Print the full listing exactly.
=== Begin Enclosure ===
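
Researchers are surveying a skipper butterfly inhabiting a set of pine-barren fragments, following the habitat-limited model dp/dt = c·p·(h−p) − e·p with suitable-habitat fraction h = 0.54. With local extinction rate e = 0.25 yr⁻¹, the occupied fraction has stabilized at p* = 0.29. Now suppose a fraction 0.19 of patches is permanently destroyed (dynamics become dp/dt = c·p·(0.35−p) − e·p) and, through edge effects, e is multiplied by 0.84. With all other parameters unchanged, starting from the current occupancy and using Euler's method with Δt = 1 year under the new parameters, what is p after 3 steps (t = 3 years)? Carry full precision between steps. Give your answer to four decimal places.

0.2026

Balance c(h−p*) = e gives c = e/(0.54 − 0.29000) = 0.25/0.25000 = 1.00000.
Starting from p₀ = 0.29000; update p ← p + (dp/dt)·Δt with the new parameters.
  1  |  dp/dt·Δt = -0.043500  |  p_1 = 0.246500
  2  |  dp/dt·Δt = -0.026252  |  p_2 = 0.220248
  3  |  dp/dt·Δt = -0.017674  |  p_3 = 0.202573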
=== End Enclosure ===
● Response to the task:
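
Researchers are surveying a skipper butterfly inhabiting a set of pine-barren fragments, following the habitat-limited model dp/dt = c·p·(h−p) − e·p with suitable-habitat fraction h = 0.54. With local extinction rate e = 0.25 yr⁻¹, the occupied fraction has stabilized at p* = 0.29. Now suppose a fraction 0.19 of patches is permanently destroyed (dynamics become dp/dt = c·p·(0.35−p) − e·p) and, through edge effects, e is multiplied by 0.84. With all other parameters unchanged, starting from the current occupancy and using Euler's method with Δt = 1 year under the new parameters, what is p after 3 steps (t = 3 years)? Carry full precision between steps. Give your answer to four decimal places.

0.2026

Balance c(h−p*) = e gives c = e/(0.54 − 0.29000) = 0.25/0.25000 = 1.00000.
Starting from p₀ = 0.29000; update p ← p + (dp/dt)·Δt with the new parameters.
  1  |  dp/dt·Δt = -0.043500  |  p_1 = 0.246500
  2  |  dp/dt·Δt = -0.026252  |  p_2 = 0.220248
  3  |  dp/dt·Δt = -0.017674  |  p_3 = 0.202573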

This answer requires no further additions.